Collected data
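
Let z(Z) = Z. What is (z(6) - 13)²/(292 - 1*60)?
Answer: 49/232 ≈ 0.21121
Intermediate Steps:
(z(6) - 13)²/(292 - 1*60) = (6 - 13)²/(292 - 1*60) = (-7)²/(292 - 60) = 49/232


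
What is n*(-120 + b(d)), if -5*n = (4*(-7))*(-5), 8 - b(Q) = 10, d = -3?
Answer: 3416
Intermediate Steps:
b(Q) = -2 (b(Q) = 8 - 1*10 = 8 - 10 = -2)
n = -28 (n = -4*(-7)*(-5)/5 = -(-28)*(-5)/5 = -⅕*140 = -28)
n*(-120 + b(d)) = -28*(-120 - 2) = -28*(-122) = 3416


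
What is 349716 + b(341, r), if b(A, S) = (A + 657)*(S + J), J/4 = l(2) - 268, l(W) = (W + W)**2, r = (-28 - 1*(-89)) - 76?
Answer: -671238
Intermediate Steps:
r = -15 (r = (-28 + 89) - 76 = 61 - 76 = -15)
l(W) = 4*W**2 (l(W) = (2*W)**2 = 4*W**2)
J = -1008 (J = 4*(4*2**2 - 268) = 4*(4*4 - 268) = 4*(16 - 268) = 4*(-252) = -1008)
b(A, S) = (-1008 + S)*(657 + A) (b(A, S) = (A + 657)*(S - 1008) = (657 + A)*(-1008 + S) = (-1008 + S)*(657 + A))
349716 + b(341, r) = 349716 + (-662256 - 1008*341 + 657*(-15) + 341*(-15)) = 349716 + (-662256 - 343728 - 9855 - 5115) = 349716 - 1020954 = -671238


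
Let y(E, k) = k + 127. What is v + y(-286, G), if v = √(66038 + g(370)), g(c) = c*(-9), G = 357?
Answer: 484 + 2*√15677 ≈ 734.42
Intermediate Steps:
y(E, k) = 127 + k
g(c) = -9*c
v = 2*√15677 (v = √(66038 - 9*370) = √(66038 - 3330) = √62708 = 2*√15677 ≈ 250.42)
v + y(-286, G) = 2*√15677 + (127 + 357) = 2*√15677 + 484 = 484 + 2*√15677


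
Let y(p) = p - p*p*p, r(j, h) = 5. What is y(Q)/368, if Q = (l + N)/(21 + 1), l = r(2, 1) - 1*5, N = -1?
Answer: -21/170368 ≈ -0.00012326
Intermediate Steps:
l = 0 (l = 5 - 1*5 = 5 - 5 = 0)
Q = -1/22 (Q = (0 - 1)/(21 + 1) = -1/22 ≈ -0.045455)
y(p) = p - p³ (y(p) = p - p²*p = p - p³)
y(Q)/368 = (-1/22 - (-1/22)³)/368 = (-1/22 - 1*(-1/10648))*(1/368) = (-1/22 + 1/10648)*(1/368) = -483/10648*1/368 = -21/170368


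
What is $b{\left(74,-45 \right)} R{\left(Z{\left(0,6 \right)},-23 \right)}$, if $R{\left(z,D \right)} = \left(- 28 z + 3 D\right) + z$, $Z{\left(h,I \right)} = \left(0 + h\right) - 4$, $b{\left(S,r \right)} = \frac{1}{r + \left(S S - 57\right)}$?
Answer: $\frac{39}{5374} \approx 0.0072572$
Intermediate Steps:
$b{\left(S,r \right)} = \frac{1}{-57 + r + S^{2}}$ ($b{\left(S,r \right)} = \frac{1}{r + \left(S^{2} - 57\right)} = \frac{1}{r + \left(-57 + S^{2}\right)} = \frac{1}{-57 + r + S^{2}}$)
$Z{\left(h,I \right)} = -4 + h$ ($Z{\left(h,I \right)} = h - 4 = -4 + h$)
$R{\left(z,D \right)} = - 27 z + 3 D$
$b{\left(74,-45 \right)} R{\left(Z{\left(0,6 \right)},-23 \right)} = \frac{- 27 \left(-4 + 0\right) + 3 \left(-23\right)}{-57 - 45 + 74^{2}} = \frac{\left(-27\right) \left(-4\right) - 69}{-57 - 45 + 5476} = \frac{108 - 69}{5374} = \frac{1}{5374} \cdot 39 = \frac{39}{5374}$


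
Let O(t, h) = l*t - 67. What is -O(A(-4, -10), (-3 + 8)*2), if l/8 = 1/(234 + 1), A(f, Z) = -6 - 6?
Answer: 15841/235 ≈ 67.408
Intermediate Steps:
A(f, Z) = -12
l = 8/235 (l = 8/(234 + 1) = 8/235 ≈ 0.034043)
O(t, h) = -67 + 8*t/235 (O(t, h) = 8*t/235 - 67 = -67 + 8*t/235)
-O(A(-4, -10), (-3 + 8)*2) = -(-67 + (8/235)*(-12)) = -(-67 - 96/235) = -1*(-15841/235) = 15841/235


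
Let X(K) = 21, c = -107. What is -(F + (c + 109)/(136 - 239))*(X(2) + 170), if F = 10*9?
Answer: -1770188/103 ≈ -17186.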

---

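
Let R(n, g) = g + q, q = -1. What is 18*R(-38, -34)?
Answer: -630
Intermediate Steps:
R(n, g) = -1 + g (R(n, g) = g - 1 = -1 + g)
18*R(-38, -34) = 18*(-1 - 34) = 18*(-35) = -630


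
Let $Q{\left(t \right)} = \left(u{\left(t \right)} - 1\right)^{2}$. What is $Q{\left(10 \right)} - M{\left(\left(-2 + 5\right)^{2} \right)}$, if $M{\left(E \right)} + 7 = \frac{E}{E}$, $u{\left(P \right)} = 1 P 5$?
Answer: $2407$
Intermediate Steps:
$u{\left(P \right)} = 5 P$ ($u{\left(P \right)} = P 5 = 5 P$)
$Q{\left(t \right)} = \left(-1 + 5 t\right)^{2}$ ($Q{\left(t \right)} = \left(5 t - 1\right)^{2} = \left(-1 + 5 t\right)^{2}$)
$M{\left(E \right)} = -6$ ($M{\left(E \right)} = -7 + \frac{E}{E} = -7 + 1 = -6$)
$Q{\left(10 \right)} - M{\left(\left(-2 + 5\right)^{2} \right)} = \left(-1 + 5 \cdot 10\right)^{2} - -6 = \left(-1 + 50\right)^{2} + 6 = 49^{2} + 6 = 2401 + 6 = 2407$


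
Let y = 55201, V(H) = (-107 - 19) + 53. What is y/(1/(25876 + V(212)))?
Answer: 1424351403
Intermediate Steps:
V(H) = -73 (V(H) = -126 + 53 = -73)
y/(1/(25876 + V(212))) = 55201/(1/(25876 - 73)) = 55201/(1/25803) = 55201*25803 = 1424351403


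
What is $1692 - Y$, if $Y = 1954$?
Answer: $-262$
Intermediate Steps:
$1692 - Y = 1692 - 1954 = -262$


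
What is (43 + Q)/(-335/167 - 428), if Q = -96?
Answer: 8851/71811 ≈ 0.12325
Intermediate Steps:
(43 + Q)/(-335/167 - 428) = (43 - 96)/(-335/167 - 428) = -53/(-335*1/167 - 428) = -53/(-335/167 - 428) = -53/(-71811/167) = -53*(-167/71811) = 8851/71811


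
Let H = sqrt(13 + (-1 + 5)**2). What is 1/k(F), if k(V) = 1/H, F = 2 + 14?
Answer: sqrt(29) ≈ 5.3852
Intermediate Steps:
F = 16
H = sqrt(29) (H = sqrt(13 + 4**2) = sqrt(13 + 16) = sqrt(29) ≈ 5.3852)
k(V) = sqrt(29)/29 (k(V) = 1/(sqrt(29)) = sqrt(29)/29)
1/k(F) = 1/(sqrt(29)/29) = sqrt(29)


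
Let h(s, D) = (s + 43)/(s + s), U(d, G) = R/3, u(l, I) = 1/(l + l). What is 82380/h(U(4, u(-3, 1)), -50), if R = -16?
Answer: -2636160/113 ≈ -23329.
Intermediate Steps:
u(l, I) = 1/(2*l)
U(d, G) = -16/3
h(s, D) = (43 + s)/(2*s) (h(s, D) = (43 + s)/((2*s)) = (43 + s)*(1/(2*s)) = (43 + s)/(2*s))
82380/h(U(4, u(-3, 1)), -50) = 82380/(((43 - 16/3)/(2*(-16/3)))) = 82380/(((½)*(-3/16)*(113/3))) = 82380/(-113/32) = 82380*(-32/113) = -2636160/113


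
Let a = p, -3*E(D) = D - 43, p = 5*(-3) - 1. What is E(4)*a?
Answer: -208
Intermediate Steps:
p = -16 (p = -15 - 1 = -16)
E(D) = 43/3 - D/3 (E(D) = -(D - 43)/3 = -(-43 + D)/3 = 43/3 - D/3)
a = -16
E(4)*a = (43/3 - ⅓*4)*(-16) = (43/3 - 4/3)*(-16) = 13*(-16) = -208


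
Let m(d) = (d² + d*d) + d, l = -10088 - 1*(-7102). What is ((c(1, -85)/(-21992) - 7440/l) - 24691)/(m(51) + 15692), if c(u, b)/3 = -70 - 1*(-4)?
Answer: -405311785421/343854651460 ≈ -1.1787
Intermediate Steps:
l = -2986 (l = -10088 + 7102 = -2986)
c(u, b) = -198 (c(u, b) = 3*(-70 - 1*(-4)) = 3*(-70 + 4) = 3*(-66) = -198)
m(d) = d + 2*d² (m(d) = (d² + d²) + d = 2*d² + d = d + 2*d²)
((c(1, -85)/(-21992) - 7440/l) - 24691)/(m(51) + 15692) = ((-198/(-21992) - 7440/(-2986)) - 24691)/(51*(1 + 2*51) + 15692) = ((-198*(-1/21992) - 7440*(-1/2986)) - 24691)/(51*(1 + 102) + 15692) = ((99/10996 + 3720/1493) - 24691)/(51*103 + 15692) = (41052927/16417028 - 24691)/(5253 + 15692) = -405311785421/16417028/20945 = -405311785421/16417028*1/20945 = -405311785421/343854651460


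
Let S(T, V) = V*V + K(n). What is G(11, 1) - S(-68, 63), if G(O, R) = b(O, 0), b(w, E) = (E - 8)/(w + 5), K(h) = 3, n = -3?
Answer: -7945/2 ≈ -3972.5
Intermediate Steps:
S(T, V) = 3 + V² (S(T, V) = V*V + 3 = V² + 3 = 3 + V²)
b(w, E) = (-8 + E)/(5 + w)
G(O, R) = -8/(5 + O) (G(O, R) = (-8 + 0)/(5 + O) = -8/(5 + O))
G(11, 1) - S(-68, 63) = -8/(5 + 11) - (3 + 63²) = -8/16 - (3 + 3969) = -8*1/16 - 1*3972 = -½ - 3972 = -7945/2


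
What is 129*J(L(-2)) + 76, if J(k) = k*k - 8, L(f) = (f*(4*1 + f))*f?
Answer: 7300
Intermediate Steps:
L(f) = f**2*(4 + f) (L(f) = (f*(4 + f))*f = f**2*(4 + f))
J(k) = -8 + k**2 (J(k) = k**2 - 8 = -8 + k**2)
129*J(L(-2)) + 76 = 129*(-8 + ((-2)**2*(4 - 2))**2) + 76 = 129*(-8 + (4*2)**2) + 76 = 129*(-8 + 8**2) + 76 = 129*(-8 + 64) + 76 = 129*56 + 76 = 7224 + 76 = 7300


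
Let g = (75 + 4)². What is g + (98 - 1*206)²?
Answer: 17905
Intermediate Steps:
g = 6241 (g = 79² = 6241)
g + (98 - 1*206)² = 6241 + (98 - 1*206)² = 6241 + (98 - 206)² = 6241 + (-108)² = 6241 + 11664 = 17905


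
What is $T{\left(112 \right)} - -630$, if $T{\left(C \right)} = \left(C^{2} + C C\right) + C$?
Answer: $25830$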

* * *

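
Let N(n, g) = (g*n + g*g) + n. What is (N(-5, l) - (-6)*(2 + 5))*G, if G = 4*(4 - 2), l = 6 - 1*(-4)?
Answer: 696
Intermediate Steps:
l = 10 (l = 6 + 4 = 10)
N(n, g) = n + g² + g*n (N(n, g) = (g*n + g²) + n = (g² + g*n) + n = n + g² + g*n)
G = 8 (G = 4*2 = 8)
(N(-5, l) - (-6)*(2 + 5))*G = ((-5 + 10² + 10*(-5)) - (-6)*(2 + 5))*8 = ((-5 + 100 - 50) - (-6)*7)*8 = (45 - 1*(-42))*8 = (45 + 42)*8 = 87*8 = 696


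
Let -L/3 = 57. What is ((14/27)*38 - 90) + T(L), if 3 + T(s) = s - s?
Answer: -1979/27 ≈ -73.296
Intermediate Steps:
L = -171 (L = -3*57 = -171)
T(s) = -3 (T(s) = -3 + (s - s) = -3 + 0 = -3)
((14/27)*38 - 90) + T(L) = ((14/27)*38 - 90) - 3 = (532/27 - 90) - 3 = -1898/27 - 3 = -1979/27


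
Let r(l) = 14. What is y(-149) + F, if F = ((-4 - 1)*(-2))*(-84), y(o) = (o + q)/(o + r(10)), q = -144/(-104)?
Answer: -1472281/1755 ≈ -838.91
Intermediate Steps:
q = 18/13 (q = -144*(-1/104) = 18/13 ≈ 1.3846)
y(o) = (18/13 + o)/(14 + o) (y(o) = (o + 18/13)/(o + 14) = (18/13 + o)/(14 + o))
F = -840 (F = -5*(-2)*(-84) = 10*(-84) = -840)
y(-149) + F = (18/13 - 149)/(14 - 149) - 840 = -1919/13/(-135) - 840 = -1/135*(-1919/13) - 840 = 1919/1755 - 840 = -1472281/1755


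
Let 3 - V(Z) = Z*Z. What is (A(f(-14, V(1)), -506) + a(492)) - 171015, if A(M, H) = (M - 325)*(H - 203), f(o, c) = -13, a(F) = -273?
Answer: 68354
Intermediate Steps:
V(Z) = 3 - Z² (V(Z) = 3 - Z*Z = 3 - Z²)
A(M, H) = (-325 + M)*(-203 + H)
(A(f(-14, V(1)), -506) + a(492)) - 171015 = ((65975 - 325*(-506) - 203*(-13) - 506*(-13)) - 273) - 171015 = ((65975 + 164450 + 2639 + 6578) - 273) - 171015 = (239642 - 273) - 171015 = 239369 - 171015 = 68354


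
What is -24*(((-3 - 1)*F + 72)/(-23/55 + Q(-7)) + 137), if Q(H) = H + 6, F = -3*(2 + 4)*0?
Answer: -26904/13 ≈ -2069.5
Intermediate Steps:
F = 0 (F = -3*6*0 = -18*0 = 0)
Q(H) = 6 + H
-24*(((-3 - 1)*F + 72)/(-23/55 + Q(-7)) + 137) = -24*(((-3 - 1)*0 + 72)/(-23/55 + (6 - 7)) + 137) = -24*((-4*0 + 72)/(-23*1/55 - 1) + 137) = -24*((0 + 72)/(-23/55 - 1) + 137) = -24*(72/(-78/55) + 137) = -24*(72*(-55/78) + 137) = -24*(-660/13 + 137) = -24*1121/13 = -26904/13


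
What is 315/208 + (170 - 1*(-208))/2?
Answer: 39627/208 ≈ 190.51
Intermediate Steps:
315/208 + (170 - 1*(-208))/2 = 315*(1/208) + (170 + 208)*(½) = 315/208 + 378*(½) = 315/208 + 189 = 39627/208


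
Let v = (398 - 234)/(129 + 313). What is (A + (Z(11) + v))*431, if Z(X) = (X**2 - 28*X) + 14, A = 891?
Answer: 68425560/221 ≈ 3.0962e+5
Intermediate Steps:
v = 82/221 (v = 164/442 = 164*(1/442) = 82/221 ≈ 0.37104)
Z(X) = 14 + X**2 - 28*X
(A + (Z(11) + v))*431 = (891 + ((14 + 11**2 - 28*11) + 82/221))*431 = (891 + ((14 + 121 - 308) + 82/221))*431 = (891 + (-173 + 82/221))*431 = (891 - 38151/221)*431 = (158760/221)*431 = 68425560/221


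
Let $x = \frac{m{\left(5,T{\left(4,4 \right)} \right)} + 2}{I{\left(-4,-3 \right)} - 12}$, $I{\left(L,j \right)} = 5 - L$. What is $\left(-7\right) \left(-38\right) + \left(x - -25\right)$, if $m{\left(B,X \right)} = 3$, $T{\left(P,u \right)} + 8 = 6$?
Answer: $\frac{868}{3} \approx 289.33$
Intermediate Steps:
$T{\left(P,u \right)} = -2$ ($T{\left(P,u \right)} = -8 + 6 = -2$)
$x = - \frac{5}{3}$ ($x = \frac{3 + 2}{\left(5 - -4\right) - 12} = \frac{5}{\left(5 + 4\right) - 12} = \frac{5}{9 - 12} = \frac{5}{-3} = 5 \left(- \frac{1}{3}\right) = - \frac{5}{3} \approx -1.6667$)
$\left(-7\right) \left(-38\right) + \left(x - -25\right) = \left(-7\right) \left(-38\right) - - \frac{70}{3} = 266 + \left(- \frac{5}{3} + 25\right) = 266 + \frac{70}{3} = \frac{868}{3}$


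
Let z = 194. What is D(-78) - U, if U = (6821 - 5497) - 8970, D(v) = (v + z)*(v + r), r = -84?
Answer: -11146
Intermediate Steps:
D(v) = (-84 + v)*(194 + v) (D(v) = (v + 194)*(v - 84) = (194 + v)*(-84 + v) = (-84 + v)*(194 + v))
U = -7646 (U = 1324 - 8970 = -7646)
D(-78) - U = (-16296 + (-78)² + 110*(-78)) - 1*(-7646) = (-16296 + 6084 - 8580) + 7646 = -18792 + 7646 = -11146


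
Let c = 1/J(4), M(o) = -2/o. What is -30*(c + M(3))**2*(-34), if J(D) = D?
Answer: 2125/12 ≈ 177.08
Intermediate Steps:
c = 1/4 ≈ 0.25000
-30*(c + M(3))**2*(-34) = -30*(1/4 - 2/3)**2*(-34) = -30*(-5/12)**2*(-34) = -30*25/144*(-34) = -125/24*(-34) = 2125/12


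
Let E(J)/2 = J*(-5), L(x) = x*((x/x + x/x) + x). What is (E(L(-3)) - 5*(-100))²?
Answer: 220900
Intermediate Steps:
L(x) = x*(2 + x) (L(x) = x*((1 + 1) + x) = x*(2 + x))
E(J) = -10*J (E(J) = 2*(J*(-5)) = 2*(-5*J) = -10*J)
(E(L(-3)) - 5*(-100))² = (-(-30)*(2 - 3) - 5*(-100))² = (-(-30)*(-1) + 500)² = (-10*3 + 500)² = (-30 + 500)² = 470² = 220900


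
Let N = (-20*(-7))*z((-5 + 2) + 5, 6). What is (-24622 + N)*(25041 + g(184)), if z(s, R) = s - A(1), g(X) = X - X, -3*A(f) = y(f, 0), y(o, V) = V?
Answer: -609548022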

What you need to do: The entries above hold a line with "Let v = (398" and a later line with "Answer: 68425560/221 ≈ 3.0962e+5". Write out exactly those lines and all lines between, nothing more.

Reply to the exercise:
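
Let v = (398 - 234)/(129 + 313). What is (A + (Z(11) + v))*431, if Z(X) = (X**2 - 28*X) + 14, A = 891?
Answer: 68425560/221 ≈ 3.0962e+5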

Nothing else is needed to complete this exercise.